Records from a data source

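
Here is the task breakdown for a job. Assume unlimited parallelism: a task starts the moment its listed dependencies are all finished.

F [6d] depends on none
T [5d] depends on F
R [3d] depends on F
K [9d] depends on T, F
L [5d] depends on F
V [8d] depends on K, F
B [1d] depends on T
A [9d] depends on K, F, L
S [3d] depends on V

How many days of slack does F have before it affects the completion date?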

_TASK PROMPT_: Print exactly the lines from the beginning of the entries through the line with "A [9d] depends on K, F, L". Output nothing more.

_RESULT_:
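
Here is the task breakdown for a job. Assume unlimited parallelism: a task starts the moment its listed dependencies are all finished.

F [6d] depends on none
T [5d] depends on F
R [3d] depends on F
K [9d] depends on T, F
L [5d] depends on F
V [8d] depends on K, F
B [1d] depends on T
A [9d] depends on K, F, L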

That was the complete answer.